Collected data entries:
■ ■ ■

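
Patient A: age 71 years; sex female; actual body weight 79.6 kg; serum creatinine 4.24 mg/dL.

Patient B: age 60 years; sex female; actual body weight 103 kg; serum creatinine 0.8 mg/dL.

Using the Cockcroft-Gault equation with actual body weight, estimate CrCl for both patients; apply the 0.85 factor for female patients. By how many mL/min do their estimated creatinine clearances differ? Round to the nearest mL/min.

106 mL/min

Patient A: CrCl = (140 − 71) × 79.6 / (72 × 4.24) × 0.85 = 5492.4 / 305.28 × 0.85 ≈ 15.3 mL/min
Patient B: CrCl = (140 − 60) × 103 / (72 × 0.8) × 0.85 = 8240.0 / 57.60 × 0.85 ≈ 121.6 mL/min
|15.3 − 121.6| = 106.3 mL/min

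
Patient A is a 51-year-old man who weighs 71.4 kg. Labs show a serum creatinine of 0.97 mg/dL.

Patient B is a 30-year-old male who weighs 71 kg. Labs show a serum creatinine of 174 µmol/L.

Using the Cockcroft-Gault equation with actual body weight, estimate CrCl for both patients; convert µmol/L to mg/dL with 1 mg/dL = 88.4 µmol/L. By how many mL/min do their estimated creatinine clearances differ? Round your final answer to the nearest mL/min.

Patient A: CrCl = (140 − 51) × 71.4 / (72 × 0.97) = 6354.6 / 69.84 ≈ 91.0 mL/min
Patient B: SCr = 174 / 88.4 = 1.968 mg/dL
Patient B: CrCl = (140 − 30) × 71 / (72 × 1.968) = 7810.0 / 141.70 ≈ 55.1 mL/min
|91.0 − 55.1| = 35.9 mL/min

36 mL/min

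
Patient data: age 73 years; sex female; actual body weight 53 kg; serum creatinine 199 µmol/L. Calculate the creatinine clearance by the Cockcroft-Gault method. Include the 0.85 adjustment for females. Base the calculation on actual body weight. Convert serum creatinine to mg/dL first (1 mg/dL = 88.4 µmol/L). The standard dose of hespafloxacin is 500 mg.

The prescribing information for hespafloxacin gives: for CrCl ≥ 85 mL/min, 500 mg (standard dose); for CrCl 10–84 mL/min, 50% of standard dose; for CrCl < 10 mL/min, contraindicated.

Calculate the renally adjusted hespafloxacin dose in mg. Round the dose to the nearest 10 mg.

250 mg

SCr = 199 / 88.4 = 2.251 mg/dL
CrCl = (140 − 73) × 53 / (72 × 2.251) × 0.85 = 3551.0 / 162.07 × 0.85 ≈ 18.6 mL/min
CrCl ≈ 19 mL/min → bracket 10–84 mL/min.
50% of 500 mg = 250 mg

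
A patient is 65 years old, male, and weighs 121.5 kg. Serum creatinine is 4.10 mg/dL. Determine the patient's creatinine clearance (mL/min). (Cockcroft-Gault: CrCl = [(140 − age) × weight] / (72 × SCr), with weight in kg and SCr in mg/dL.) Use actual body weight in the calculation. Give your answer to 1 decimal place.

CrCl = (140 − 65) × 121.5 / (72 × 4.1) = 9112.5 / 295.20 ≈ 30.9 mL/min

30.9 mL/min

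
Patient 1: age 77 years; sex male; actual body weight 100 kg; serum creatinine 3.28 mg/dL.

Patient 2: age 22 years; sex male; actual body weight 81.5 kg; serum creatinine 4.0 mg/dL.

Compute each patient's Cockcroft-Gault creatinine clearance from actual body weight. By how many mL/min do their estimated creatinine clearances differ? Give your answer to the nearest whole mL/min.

7 mL/min

Patient 1: CrCl = (140 − 77) × 100 / (72 × 3.28) = 6300.0 / 236.16 ≈ 26.7 mL/min
Patient 2: CrCl = (140 − 22) × 81.5 / (72 × 4) = 9617.0 / 288.00 ≈ 33.4 mL/min
|26.7 − 33.4| = 6.7 mL/min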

■ ■ ■

Task prompt:
All that is wanted is an exact copy of the lines above from the one with "Patient B is" through the one with "The prescribing information", with both ends included.

Response area:
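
Patient B is a 30-year-old male who weighs 71 kg. Labs show a serum creatinine of 174 µmol/L.

Using the Cockcroft-Gault equation with actual body weight, estimate CrCl for both patients; convert µmol/L to mg/dL with 1 mg/dL = 88.4 µmol/L. By how many mL/min do their estimated creatinine clearances differ? Round your final answer to the nearest mL/min.

Patient A: CrCl = (140 − 51) × 71.4 / (72 × 0.97) = 6354.6 / 69.84 ≈ 91.0 mL/min
Patient B: SCr = 174 / 88.4 = 1.968 mg/dL
Patient B: CrCl = (140 − 30) × 71 / (72 × 1.968) = 7810.0 / 141.70 ≈ 55.1 mL/min
|91.0 − 55.1| = 35.9 mL/min

36 mL/min

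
Patient data: age 73 years; sex female; actual body weight 53 kg; serum creatinine 199 µmol/L. Calculate the creatinine clearance by the Cockcroft-Gault method. Include the 0.85 adjustment for females. Base the calculation on actual body weight. Convert serum creatinine to mg/dL first (1 mg/dL = 88.4 µmol/L). The standard dose of hespafloxacin is 500 mg.

The prescribing information for hespafloxacin gives: for CrCl ≥ 85 mL/min, 500 mg (standard dose); for CrCl 10–84 mL/min, 50% of standard dose; for CrCl < 10 mL/min, contraindicated.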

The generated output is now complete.